The problem: Please copy, exactly as they appear below, the lines from the one containing "x ⇒ y = min(1, 1 − x + y)" through the one containing "(Truth values are written on the integer scale 0..4, with".

-------- Source data --------

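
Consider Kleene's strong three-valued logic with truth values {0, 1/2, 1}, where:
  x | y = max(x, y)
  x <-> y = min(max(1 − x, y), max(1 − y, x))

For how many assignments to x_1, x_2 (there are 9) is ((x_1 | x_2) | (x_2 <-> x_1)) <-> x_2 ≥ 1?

3

x_1 = 0, x_2 = 0 ↦ 0  <
x_1 = 0, x_2 = 1/2 ↦ 1/2  <
x_1 = 0, x_2 = 1 ↦ 1  ≥
x_1 = 1/2, x_2 = 0 ↦ 1/2  <
x_1 = 1/2, x_2 = 1/2 ↦ 1/2  <
x_1 = 1/2, x_2 = 1 ↦ 1  ≥
x_1 = 1, x_2 = 0 ↦ 0  <
x_1 = 1, x_2 = 1/2 ↦ 1/2  <
x_1 = 1, x_2 = 1 ↦ 1  ≥
So 3 of the 9 assignments meet the threshold.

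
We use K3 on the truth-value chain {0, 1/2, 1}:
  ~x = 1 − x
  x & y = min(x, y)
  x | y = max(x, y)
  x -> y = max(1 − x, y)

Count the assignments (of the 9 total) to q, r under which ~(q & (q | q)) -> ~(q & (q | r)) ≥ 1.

6

q = 0, r = 0 ↦ 1  ≥
q = 0, r = 1/2 ↦ 1  ≥
q = 0, r = 1 ↦ 1  ≥
q = 1/2, r = 0 ↦ 1/2  <
q = 1/2, r = 1/2 ↦ 1/2  <
q = 1/2, r = 1 ↦ 1/2  <
q = 1, r = 0 ↦ 1  ≥
q = 1, r = 1/2 ↦ 1  ≥
q = 1, r = 1 ↦ 1  ≥
So 6 of the 9 assignments meet the threshold.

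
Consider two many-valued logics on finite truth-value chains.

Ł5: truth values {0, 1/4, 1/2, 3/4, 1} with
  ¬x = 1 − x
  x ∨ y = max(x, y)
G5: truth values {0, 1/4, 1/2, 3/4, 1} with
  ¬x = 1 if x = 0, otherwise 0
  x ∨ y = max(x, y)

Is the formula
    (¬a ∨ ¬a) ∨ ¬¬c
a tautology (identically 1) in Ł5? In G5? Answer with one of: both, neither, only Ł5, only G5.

neither

In Ł5: at a = 1/4, c = 0 the value is 3/4 — not a tautology.
In G5: at a = 1/4, c = 0 the value is 0 — not a tautology.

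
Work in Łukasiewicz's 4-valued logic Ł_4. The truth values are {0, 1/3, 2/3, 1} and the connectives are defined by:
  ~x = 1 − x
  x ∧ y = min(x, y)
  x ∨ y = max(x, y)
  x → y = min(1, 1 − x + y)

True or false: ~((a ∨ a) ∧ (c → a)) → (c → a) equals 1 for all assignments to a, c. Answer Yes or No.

Counterexample: take a = 0, c = 1/3.
a ∨ a = 0 ∨ 0 = 0
c → a = 1/3 → 0 = 2/3
(a ∨ a) ∧ (c → a) = 0 ∧ 2/3 = 0
~((a ∨ a) ∧ (c → a)) = ~0 = 1
~((a ∨ a) ∧ (c → a)) → (c → a) = 1 → 2/3 = 2/3
This gives 2/3 ≠ 1.

No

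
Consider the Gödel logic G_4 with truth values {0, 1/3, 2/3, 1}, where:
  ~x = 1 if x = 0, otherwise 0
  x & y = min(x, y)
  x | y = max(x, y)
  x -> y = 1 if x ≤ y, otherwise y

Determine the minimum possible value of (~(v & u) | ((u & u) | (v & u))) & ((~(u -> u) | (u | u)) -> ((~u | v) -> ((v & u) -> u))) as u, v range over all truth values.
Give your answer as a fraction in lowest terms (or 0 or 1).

1/3

Take u = 1/3, v = 1/3:
v & u = 1/3 & 1/3 = 1/3
~(v & u) = ~1/3 = 0
u & u = 1/3 & 1/3 = 1/3
v & u = 1/3 & 1/3 = 1/3
(u & u) | (v & u) = 1/3 | 1/3 = 1/3
~(v & u) | ((u & u) | (v & u)) = 0 | 1/3 = 1/3
u -> u = 1/3 -> 1/3 = 1
~(u -> u) = ~1 = 0
u | u = 1/3 | 1/3 = 1/3
~(u -> u) | (u | u) = 0 | 1/3 = 1/3
~u = ~1/3 = 0
~u | v = 0 | 1/3 = 1/3
v & u = 1/3 & 1/3 = 1/3
(v & u) -> u = 1/3 -> 1/3 = 1
(~u | v) -> ((v & u) -> u) = 1/3 -> 1 = 1
(~(u -> u) | (u | u)) -> ((~u | v) -> ((v & u) -> u)) = 1/3 -> 1 = 1
(~(v & u) | ((u & u) | (v & u))) & ((~(u -> u) | (u | u)) -> ((~u | v) -> ((v & u) -> u))) = 1/3 & 1 = 1/3
No assignment yields a value below 1/3, so this is the minimum.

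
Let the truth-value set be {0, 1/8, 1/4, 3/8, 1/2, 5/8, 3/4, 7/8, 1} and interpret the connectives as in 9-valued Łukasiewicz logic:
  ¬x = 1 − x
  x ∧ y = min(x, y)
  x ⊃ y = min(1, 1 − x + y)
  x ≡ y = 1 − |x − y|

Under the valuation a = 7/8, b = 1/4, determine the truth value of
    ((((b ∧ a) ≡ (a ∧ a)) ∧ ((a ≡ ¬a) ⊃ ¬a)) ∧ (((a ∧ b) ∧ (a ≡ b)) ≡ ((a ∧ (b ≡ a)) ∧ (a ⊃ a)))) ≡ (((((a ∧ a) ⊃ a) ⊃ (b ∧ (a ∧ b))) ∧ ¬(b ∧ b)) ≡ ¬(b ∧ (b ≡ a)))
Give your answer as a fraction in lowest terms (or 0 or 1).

b ∧ a = 1/4 ∧ 7/8 = 1/4
a ∧ a = 7/8 ∧ 7/8 = 7/8
(b ∧ a) ≡ (a ∧ a) = 1/4 ≡ 7/8 = 3/8
¬a = ¬7/8 = 1/8
a ≡ ¬a = 7/8 ≡ 1/8 = 1/4
¬a = ¬7/8 = 1/8
(a ≡ ¬a) ⊃ ¬a = 1/4 ⊃ 1/8 = 7/8
((b ∧ a) ≡ (a ∧ a)) ∧ ((a ≡ ¬a) ⊃ ¬a) = 3/8 ∧ 7/8 = 3/8
a ∧ b = 7/8 ∧ 1/4 = 1/4
a ≡ b = 7/8 ≡ 1/4 = 3/8
(a ∧ b) ∧ (a ≡ b) = 1/4 ∧ 3/8 = 1/4
b ≡ a = 1/4 ≡ 7/8 = 3/8
a ∧ (b ≡ a) = 7/8 ∧ 3/8 = 3/8
a ⊃ a = 7/8 ⊃ 7/8 = 1
(a ∧ (b ≡ a)) ∧ (a ⊃ a) = 3/8 ∧ 1 = 3/8
((a ∧ b) ∧ (a ≡ b)) ≡ ((a ∧ (b ≡ a)) ∧ (a ⊃ a)) = 1/4 ≡ 3/8 = 7/8
(((b ∧ a) ≡ (a ∧ a)) ∧ ((a ≡ ¬a) ⊃ ¬a)) ∧ (((a ∧ b) ∧ (a ≡ b)) ≡ ((a ∧ (b ≡ a)) ∧ (a ⊃ a))) = 3/8 ∧ 7/8 = 3/8
a ∧ a = 7/8 ∧ 7/8 = 7/8
(a ∧ a) ⊃ a = 7/8 ⊃ 7/8 = 1
a ∧ b = 7/8 ∧ 1/4 = 1/4
b ∧ (a ∧ b) = 1/4 ∧ 1/4 = 1/4
((a ∧ a) ⊃ a) ⊃ (b ∧ (a ∧ b)) = 1 ⊃ 1/4 = 1/4
b ∧ b = 1/4 ∧ 1/4 = 1/4
¬(b ∧ b) = ¬1/4 = 3/4
(((a ∧ a) ⊃ a) ⊃ (b ∧ (a ∧ b))) ∧ ¬(b ∧ b) = 1/4 ∧ 3/4 = 1/4
b ≡ a = 1/4 ≡ 7/8 = 3/8
b ∧ (b ≡ a) = 1/4 ∧ 3/8 = 1/4
¬(b ∧ (b ≡ a)) = ¬1/4 = 3/4
((((a ∧ a) ⊃ a) ⊃ (b ∧ (a ∧ b))) ∧ ¬(b ∧ b)) ≡ ¬(b ∧ (b ≡ a)) = 1/4 ≡ 3/4 = 1/2
((((b ∧ a) ≡ (a ∧ a)) ∧ ((a ≡ ¬a) ⊃ ¬a)) ∧ (((a ∧ b) ∧ (a ≡ b)) ≡ ((a ∧ (b ≡ a)) ∧ (a ⊃ a)))) ≡ (((((a ∧ a) ⊃ a) ⊃ (b ∧ (a ∧ b))) ∧ ¬(b ∧ b)) ≡ ¬(b ∧ (b ≡ a))) = 3/8 ≡ 1/2 = 7/8

7/8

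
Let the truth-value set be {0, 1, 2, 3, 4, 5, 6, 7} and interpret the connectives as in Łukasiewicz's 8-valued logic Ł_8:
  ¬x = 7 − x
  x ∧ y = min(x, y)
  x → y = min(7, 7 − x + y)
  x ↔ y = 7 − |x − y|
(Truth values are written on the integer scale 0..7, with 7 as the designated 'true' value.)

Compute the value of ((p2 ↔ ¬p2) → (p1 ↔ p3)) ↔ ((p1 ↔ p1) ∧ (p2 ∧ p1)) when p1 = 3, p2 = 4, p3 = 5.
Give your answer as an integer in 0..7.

4

¬p2 = ¬4 = 3
p2 ↔ ¬p2 = 4 ↔ 3 = 6
p1 ↔ p3 = 3 ↔ 5 = 5
(p2 ↔ ¬p2) → (p1 ↔ p3) = 6 → 5 = 6
p1 ↔ p1 = 3 ↔ 3 = 7
p2 ∧ p1 = 4 ∧ 3 = 3
(p1 ↔ p1) ∧ (p2 ∧ p1) = 7 ∧ 3 = 3
((p2 ↔ ¬p2) → (p1 ↔ p3)) ↔ ((p1 ↔ p1) ∧ (p2 ∧ p1)) = 6 ↔ 3 = 4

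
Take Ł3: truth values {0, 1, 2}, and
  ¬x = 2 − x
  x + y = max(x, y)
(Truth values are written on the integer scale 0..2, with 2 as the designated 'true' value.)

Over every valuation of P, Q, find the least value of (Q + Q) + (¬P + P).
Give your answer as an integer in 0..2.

1

Take P = 1, Q = 0:
Q + Q = 0 + 0 = 0
¬P = ¬1 = 1
¬P + P = 1 + 1 = 1
(Q + Q) + (¬P + P) = 0 + 1 = 1
No assignment yields a value below 1, so this is the minimum.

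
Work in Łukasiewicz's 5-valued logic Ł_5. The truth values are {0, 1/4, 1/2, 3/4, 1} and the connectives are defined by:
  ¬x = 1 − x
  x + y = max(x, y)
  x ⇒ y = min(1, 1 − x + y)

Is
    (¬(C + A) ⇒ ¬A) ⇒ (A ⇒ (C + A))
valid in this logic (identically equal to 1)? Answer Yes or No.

Yes

At A = 1/2, C = 0, for instance:
C + A = 0 + 1/2 = 1/2
¬(C + A) = ¬1/2 = 1/2
¬A = ¬1/2 = 1/2
¬(C + A) ⇒ ¬A = 1/2 ⇒ 1/2 = 1
A ⇒ (C + A) = 1/2 ⇒ 1/2 = 1
(¬(C + A) ⇒ ¬A) ⇒ (A ⇒ (C + A)) = 1 ⇒ 1 = 1
and checking the remaining 24 assignments likewise gives ≥ 1 in every case.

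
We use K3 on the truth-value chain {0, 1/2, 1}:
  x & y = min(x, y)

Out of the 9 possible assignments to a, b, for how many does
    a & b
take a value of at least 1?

1

a = 0, b = 0 ↦ 0  <
a = 0, b = 1/2 ↦ 0  <
a = 0, b = 1 ↦ 0  <
a = 1/2, b = 0 ↦ 0  <
a = 1/2, b = 1/2 ↦ 1/2  <
a = 1/2, b = 1 ↦ 1/2  <
a = 1, b = 0 ↦ 0  <
a = 1, b = 1/2 ↦ 1/2  <
a = 1, b = 1 ↦ 1  ≥
So 1 of the 9 assignments meets the threshold.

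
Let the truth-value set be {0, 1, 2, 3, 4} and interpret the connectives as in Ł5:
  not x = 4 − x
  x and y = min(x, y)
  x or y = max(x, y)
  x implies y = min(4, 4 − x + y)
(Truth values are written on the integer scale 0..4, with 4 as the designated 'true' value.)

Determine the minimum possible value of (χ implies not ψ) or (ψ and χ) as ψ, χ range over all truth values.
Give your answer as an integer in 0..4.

Take ψ = 2, χ = 4:
not ψ = not 2 = 2
χ implies not ψ = 4 implies 2 = 2
ψ and χ = 2 and 4 = 2
(χ implies not ψ) or (ψ and χ) = 2 or 2 = 2
No assignment yields a value below 2, so this is the minimum.

2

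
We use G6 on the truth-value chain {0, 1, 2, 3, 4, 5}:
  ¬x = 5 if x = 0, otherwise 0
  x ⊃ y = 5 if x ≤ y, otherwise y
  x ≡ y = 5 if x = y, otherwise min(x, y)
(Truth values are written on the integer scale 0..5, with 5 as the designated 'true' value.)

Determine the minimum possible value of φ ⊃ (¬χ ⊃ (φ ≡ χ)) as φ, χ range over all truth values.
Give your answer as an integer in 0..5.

0

Take φ = 1, χ = 0:
¬χ = ¬0 = 5
φ ≡ χ = 1 ≡ 0 = 0
¬χ ⊃ (φ ≡ χ) = 5 ⊃ 0 = 0
φ ⊃ (¬χ ⊃ (φ ≡ χ)) = 1 ⊃ 0 = 0
No assignment yields a value below 0, so this is the minimum.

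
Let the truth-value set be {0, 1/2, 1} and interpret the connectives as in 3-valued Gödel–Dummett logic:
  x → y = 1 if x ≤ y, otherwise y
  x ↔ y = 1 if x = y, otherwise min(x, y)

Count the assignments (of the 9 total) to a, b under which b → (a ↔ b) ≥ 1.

6

a = 0, b = 0 ↦ 1  ≥
a = 0, b = 1/2 ↦ 0  <
a = 0, b = 1 ↦ 0  <
a = 1/2, b = 0 ↦ 1  ≥
a = 1/2, b = 1/2 ↦ 1  ≥
a = 1/2, b = 1 ↦ 1/2  <
a = 1, b = 0 ↦ 1  ≥
a = 1, b = 1/2 ↦ 1  ≥
a = 1, b = 1 ↦ 1  ≥
So 6 of the 9 assignments meet the threshold.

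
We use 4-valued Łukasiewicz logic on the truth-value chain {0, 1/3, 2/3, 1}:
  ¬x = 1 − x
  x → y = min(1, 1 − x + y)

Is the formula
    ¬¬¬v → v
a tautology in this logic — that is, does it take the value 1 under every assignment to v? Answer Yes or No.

Counterexample: take v = 0.
¬v = ¬0 = 1
¬¬v = ¬1 = 0
¬¬¬v = ¬0 = 1
¬¬¬v → v = 1 → 0 = 0
This gives 0 ≠ 1.

No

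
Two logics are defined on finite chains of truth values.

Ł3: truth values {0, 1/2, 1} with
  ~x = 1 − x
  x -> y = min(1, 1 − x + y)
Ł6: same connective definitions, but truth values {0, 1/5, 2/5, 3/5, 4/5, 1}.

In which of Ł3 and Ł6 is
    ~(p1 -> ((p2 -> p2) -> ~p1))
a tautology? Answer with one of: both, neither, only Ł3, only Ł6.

neither

In Ł3: at p1 = 0, p2 = 0 the value is 0 — not a tautology.
In Ł6: at p1 = 0, p2 = 0 the value is 0 — not a tautology.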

--------

Answer section:
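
  x ⇒ y = min(1, 1 − x + y)

Is
    (¬(C + A) ⇒ ¬A) ⇒ (A ⇒ (C + A))
valid in this logic (identically equal to 1)? Answer Yes or No.

Yes

At A = 1/2, C = 0, for instance:
C + A = 0 + 1/2 = 1/2
¬(C + A) = ¬1/2 = 1/2
¬A = ¬1/2 = 1/2
¬(C + A) ⇒ ¬A = 1/2 ⇒ 1/2 = 1
A ⇒ (C + A) = 1/2 ⇒ 1/2 = 1
(¬(C + A) ⇒ ¬A) ⇒ (A ⇒ (C + A)) = 1 ⇒ 1 = 1
and checking the remaining 24 assignments likewise gives ≥ 1 in every case.

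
We use K3 on the truth-value chain {0, 1/2, 1}:
  x & y = min(x, y)

Out of the 9 possible assignments to a, b, for how many does
    a & b
take a value of at least 1?

1

a = 0, b = 0 ↦ 0  <
a = 0, b = 1/2 ↦ 0  <
a = 0, b = 1 ↦ 0  <
a = 1/2, b = 0 ↦ 0  <
a = 1/2, b = 1/2 ↦ 1/2  <
a = 1/2, b = 1 ↦ 1/2  <
a = 1, b = 0 ↦ 0  <
a = 1, b = 1/2 ↦ 1/2  <
a = 1, b = 1 ↦ 1  ≥
So 1 of the 9 assignments meets the threshold.

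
Let the truth-value set be {0, 1, 2, 3, 4} and interpret the connectives as in Ł5:
  not x = 4 − x
  x and y = min(x, y)
  x or y = max(x, y)
  x implies y = min(4, 4 − x + y)
(Truth values are written on the integer scale 0..4, with 4 as the designated 'true' value.)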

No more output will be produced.